EXTRACTED DATA:
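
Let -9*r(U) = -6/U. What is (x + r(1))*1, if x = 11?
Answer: 35/3 ≈ 11.667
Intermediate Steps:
r(U) = 2/(3*U) (r(U) = -(-2)/(3*U) = 2/(3*U))
(x + r(1))*1 = (11 + (⅔)/1)*1 = (11 + (⅔)*1)*1 = (11 + ⅔)*1 = (35/3)*1 = 35/3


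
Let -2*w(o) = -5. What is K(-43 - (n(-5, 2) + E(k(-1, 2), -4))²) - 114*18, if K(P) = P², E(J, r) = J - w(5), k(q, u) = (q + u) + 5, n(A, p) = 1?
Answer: 31177/16 ≈ 1948.6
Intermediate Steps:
k(q, u) = 5 + q + u
w(o) = 5/2 (w(o) = -½*(-5) = 5/2)
E(J, r) = -5/2 + J (E(J, r) = J - 1*5/2 = J - 5/2 = -5/2 + J)
K(-43 - (n(-5, 2) + E(k(-1, 2), -4))²) - 114*18 = (-43 - (1 + (-5/2 + (5 - 1 + 2)))²)² - 114*18 = (-43 - (1 + (-5/2 + 6))²)² - 1*2052 = (-43 - (1 + 7/2)²)² - 2052 = (-43 - (9/2)²)² - 2052 = (-43 - 1*81/4)² - 2052 = (-43 - 81/4)² - 2052 = (-253/4)² - 2052 = 64009/16 - 2052 = 31177/16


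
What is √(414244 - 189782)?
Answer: √224462 ≈ 473.77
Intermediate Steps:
√(414244 - 189782) = √224462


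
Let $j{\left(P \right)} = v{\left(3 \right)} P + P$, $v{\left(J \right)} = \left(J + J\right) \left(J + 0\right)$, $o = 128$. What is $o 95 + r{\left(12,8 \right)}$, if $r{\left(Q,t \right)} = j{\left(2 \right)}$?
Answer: $12198$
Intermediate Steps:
$v{\left(J \right)} = 2 J^{2}$ ($v{\left(J \right)} = 2 J J = 2 J^{2}$)
$j{\left(P \right)} = 19 P$ ($j{\left(P \right)} = 2 \cdot 3^{2} P + P = 2 \cdot 9 P + P = 18 P + P = 19 P$)
$r{\left(Q,t \right)} = 38$ ($r{\left(Q,t \right)} = 19 \cdot 2 = 38$)
$o 95 + r{\left(12,8 \right)} = 128 \cdot 95 + 38 = 12160 + 38 = 12198$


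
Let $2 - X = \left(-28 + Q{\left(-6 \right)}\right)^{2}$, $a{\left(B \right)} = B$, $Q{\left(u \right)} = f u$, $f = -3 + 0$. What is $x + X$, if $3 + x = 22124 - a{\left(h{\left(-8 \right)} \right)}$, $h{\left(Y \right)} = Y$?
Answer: $22031$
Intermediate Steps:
$f = -3$
$Q{\left(u \right)} = - 3 u$
$X = -98$ ($X = 2 - \left(-28 - -18\right)^{2} = 2 - \left(-28 + 18\right)^{2} = 2 - \left(-10\right)^{2} = 2 - 100 = -98$)
$x = 22129$ ($x = -3 + \left(22124 - -8\right) = -3 + \left(22124 + 8\right) = -3 + 22132 = 22129$)
$x + X = 22129 - 98 = 22031$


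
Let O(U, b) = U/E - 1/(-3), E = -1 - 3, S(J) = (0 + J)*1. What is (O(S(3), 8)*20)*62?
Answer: -1550/3 ≈ -516.67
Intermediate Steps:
S(J) = J (S(J) = J*1 = J)
E = -4
O(U, b) = ⅓ - U/4 (O(U, b) = U/(-4) - 1/(-3) = U*(-¼) - 1*(-⅓) = -U/4 + ⅓ = ⅓ - U/4)
(O(S(3), 8)*20)*62 = ((⅓ - ¼*3)*20)*62 = ((⅓ - ¾)*20)*62 = -5/12*20*62 = -25/3*62 = -1550/3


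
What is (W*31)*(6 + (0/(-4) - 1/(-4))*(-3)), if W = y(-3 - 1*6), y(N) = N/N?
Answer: 651/4 ≈ 162.75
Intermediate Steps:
y(N) = 1
W = 1
(W*31)*(6 + (0/(-4) - 1/(-4))*(-3)) = (1*31)*(6 + (0/(-4) - 1/(-4))*(-3)) = 31*(6 + (0*(-¼) - 1*(-¼))*(-3)) = 31*(6 + (0 + ¼)*(-3)) = 31*(6 + (¼)*(-3)) = 31*(6 - ¾) = 31*(21/4) = 651/4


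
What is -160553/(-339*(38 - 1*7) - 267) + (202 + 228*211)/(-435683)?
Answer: 69429624139/4694920008 ≈ 14.788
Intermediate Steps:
-160553/(-339*(38 - 1*7) - 267) + (202 + 228*211)/(-435683) = -160553/(-339*(38 - 7) - 267) + (202 + 48108)*(-1/435683) = -160553/(-339*31 - 267) + 48310*(-1/435683) = -160553/(-10509 - 267) - 48310/435683 = -160553/(-10776) - 48310/435683 = -160553*(-1/10776) - 48310/435683 = 160553/10776 - 48310/435683 = 69429624139/4694920008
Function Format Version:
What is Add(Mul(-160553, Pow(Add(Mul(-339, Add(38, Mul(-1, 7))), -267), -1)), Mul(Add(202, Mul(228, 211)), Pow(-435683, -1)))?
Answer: Rational(69429624139, 4694920008) ≈ 14.788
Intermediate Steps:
Add(Mul(-160553, Pow(Add(Mul(-339, Add(38, Mul(-1, 7))), -267), -1)), Mul(Add(202, Mul(228, 211)), Pow(-435683, -1))) = Add(Mul(-160553, Pow(Add(Mul(-339, Add(38, -7)), -267), -1)), Mul(Add(202, 48108), Rational(-1, 435683))) = Add(Mul(-160553, Pow(Add(Mul(-339, 31), -267), -1)), Mul(48310, Rational(-1, 435683))) = Add(Mul(-160553, Pow(Add(-10509, -267), -1)), Rational(-48310, 435683)) = Add(Mul(-160553, Pow(-10776, -1)), Rational(-48310, 435683)) = Add(Mul(-160553, Rational(-1, 10776)), Rational(-48310, 435683)) = Add(Rational(160553, 10776), Rational(-48310, 435683)) = Rational(69429624139, 4694920008)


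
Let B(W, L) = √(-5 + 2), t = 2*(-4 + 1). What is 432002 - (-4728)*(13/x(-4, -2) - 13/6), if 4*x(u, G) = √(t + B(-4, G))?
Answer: 421758 + 245856/√(-6 + I*√3) ≈ 4.3554e+5 - 97412.0*I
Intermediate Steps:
t = -6 (t = 2*(-3) = -6)
B(W, L) = I*√3 (B(W, L) = √(-3) = I*√3)
x(u, G) = √(-6 + I*√3)/4
432002 - (-4728)*(13/x(-4, -2) - 13/6) = 432002 - (-4728)*(13/((√(-6 + I*√3)/4)) - 13/6) = 432002 - (-4728)*(13*(4/√(-6 + I*√3)) - 13*⅙) = 432002 - (-4728)*(52/√(-6 + I*√3) - 13/6) = 432002 - (-4728)*(-13/6 + 52/√(-6 + I*√3)) = 432002 - (10244 - 245856/√(-6 + I*√3)) = 432002 + (-10244 + 245856/√(-6 + I*√3)) = 421758 + 245856/√(-6 + I*√3)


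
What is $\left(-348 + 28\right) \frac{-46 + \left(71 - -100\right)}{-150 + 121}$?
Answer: $\frac{40000}{29} \approx 1379.3$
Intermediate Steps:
$\left(-348 + 28\right) \frac{-46 + \left(71 - -100\right)}{-150 + 121} = - 320 \frac{-46 + \left(71 + 100\right)}{-29} = - 320 \left(-46 + 171\right) \left(- \frac{1}{29}\right) = - 320 \cdot 125 \left(- \frac{1}{29}\right) = \left(-320\right) \left(- \frac{125}{29}\right) = \frac{40000}{29}$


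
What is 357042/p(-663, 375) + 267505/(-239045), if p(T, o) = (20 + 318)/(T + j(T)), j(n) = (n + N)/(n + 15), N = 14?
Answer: -1220423028673429/1745219736 ≈ -6.9930e+5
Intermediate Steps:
j(n) = (14 + n)/(15 + n) (j(n) = (n + 14)/(n + 15) = (14 + n)/(15 + n))
p(T, o) = 338/(T + (14 + T)/(15 + T)) (p(T, o) = (20 + 318)/(T + (14 + T)/(15 + T)) = 338/(T + (14 + T)/(15 + T)))
357042/p(-663, 375) + 267505/(-239045) = 357042/((338*(15 - 663)/(14 - 663 - 663*(15 - 663)))) + 267505/(-239045) = 357042/((338*(-648)/(14 - 663 - 663*(-648)))) + 267505*(-1/239045) = 357042/((338*(-648)/(14 - 663 + 429624))) - 53501/47809 = 357042/((338*(-648)/428975)) - 53501/47809 = 357042/((338*(1/428975)*(-648))) - 53501/47809 = 357042/(-219024/428975) - 53501/47809 = 357042*(-428975/219024) - 53501/47809 = -25527015325/36504 - 53501/47809 = -1220423028673429/1745219736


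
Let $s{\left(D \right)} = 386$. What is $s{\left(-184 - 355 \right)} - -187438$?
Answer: $187824$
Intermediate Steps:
$s{\left(-184 - 355 \right)} - -187438 = 386 - -187438 = 386 + 187438 = 187824$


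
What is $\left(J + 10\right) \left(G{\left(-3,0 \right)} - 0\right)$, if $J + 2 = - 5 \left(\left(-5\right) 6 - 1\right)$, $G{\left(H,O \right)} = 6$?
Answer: $978$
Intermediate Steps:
$J = 153$ ($J = -2 - 5 \left(\left(-5\right) 6 - 1\right) = -2 - 5 \left(-30 - 1\right) = -2 - -155 = -2 + 155 = 153$)
$\left(J + 10\right) \left(G{\left(-3,0 \right)} - 0\right) = \left(153 + 10\right) \left(6 - 0\right) = 163 \left(6 + 0\right) = 163 \cdot 6 = 978$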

ACTIVITY: The required output is the entries from their opening line through the line holding "What is √(414244 - 189782)?", repeated exactly, with both end lines kept.

TASK RESPONSE:
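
Let -9*r(U) = -6/U. What is (x + r(1))*1, if x = 11?
Answer: 35/3 ≈ 11.667
Intermediate Steps:
r(U) = 2/(3*U) (r(U) = -(-2)/(3*U) = 2/(3*U))
(x + r(1))*1 = (11 + (⅔)/1)*1 = (11 + (⅔)*1)*1 = (11 + ⅔)*1 = (35/3)*1 = 35/3


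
Let -2*w(o) = -5. What is K(-43 - (n(-5, 2) + E(k(-1, 2), -4))²) - 114*18, if K(P) = P², E(J, r) = J - w(5), k(q, u) = (q + u) + 5, n(A, p) = 1?
Answer: 31177/16 ≈ 1948.6
Intermediate Steps:
k(q, u) = 5 + q + u
w(o) = 5/2 (w(o) = -½*(-5) = 5/2)
E(J, r) = -5/2 + J (E(J, r) = J - 1*5/2 = J - 5/2 = -5/2 + J)
K(-43 - (n(-5, 2) + E(k(-1, 2), -4))²) - 114*18 = (-43 - (1 + (-5/2 + (5 - 1 + 2)))²)² - 114*18 = (-43 - (1 + (-5/2 + 6))²)² - 1*2052 = (-43 - (1 + 7/2)²)² - 2052 = (-43 - (9/2)²)² - 2052 = (-43 - 1*81/4)² - 2052 = (-43 - 81/4)² - 2052 = (-253/4)² - 2052 = 64009/16 - 2052 = 31177/16


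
What is √(414244 - 189782)?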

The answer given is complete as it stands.